— YOUR ASSIGNMENT —
List all lines of the data that include the string "Latin".

— DATA SUPPLIED —
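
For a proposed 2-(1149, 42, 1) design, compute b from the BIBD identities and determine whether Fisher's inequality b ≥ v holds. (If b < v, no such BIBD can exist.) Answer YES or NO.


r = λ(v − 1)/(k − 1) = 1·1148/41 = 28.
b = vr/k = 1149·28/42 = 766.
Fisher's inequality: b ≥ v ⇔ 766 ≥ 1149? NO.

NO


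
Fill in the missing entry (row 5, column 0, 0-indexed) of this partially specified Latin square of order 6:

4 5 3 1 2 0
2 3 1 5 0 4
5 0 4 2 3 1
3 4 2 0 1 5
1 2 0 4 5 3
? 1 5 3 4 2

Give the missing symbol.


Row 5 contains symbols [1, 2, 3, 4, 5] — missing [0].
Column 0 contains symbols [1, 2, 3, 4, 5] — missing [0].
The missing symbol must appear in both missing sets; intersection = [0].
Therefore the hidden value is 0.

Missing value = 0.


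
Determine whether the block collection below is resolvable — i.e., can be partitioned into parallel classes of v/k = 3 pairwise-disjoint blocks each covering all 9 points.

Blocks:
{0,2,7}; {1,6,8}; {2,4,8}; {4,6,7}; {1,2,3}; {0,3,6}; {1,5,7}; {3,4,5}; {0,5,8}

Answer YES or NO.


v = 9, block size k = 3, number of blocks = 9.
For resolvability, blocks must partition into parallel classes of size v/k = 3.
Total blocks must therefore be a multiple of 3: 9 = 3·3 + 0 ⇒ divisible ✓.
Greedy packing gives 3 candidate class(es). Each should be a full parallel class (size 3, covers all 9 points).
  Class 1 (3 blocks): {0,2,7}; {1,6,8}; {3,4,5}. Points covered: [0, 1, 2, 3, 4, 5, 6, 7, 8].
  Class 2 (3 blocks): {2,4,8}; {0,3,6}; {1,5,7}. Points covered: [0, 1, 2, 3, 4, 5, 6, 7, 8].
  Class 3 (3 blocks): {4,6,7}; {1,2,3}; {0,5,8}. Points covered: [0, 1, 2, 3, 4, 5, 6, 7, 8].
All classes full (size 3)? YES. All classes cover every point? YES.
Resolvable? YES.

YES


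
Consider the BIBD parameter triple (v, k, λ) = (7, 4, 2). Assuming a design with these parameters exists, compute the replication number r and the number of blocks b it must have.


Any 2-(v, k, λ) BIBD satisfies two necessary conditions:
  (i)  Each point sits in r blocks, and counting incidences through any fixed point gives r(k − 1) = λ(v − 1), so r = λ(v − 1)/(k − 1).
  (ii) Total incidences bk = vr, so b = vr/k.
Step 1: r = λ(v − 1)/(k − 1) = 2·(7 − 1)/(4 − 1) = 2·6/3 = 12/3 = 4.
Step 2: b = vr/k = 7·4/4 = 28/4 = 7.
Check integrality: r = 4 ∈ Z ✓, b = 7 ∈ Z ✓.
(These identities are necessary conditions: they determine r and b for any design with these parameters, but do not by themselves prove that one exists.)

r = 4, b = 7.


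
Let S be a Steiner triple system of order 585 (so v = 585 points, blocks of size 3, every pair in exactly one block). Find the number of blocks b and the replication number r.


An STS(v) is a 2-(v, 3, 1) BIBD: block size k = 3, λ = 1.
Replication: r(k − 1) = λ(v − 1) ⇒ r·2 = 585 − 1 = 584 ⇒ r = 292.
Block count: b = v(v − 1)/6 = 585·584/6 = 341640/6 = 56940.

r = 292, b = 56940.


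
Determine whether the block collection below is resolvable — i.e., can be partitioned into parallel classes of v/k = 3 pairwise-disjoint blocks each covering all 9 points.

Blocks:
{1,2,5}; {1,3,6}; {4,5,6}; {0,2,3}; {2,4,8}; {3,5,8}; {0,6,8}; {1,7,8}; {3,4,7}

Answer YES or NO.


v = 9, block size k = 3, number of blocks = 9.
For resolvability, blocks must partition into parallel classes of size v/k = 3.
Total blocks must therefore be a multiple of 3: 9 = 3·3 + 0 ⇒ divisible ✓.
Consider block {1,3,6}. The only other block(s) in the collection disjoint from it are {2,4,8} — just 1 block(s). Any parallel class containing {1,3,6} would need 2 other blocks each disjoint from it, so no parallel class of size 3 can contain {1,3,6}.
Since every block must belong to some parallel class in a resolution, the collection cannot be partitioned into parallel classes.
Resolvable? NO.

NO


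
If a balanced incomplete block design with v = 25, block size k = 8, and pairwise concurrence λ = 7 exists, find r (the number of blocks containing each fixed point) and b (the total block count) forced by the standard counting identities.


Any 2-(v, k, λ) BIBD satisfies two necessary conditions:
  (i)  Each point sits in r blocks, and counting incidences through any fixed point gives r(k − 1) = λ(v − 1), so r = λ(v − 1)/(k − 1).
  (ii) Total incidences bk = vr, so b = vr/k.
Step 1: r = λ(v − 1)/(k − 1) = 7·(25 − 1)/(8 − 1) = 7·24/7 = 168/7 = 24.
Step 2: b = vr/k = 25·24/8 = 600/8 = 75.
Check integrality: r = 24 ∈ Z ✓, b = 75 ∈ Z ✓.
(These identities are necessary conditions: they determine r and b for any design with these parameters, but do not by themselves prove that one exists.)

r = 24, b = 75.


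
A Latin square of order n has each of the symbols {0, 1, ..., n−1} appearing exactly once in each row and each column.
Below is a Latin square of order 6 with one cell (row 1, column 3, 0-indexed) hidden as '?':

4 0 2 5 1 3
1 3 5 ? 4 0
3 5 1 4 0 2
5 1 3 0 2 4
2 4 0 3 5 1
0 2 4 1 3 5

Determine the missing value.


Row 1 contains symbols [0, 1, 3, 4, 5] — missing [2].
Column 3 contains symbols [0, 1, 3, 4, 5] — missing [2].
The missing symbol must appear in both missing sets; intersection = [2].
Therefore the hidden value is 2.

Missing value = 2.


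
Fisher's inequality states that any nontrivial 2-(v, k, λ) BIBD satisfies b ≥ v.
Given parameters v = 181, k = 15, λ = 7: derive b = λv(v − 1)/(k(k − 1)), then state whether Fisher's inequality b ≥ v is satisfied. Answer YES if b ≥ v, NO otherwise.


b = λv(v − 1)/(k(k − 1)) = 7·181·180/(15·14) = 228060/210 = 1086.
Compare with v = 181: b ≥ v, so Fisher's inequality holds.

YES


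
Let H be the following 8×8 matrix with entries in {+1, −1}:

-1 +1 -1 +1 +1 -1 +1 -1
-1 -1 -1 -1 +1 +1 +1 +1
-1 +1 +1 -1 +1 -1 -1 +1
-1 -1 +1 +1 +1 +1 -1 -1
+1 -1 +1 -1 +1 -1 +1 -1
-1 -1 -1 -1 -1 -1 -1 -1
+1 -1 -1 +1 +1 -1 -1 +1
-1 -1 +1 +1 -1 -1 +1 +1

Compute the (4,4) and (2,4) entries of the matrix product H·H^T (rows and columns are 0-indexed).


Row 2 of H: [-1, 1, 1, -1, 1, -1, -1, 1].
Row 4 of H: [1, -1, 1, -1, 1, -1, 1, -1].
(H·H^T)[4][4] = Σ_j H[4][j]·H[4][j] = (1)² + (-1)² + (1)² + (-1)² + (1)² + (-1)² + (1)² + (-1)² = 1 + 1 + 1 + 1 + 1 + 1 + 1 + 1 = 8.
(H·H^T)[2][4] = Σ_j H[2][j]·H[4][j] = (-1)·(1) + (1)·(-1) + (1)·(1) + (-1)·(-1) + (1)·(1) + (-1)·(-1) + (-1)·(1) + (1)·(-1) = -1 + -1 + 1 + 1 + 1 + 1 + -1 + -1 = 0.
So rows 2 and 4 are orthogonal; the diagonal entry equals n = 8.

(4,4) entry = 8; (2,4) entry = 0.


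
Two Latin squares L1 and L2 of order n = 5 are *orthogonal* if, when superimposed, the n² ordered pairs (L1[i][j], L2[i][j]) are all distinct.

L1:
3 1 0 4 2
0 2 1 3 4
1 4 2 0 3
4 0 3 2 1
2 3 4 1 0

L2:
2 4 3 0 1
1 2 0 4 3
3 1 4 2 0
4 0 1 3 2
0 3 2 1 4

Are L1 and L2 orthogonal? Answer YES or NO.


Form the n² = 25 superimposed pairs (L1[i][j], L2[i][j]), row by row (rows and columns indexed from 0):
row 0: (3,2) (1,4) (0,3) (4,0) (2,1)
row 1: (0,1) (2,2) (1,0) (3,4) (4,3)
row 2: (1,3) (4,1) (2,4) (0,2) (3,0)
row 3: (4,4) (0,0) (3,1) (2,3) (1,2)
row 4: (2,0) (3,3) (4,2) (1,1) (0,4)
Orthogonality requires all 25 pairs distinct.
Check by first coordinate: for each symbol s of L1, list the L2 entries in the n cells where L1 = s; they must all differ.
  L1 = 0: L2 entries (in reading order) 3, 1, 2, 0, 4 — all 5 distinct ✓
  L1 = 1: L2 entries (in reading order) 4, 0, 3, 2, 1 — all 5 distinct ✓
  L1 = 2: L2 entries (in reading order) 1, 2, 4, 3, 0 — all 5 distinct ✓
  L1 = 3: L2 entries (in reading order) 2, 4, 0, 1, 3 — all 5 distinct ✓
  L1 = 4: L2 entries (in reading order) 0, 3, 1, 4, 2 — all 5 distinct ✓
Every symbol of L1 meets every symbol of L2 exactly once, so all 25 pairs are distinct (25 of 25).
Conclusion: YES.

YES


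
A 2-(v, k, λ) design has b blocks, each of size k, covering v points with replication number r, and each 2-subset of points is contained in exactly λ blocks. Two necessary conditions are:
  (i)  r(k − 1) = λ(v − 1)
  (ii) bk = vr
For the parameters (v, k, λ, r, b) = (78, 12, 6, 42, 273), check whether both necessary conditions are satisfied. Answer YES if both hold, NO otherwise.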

— TASK RESPONSE —
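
Fill in the missing entry (row 5, column 0, 0-indexed) of this partially specified Latin square of order 6:
A Latin square of order n has each of the symbols {0, 1, ..., n−1} appearing exactly once in each row and each column.
Below is a Latin square of order 6 with one cell (row 1, column 3, 0-indexed) hidden as '?':
Two Latin squares L1 and L2 of order n = 5 are *orthogonal* if, when superimposed, the n² ordered pairs (L1[i][j], L2[i][j]) are all distinct.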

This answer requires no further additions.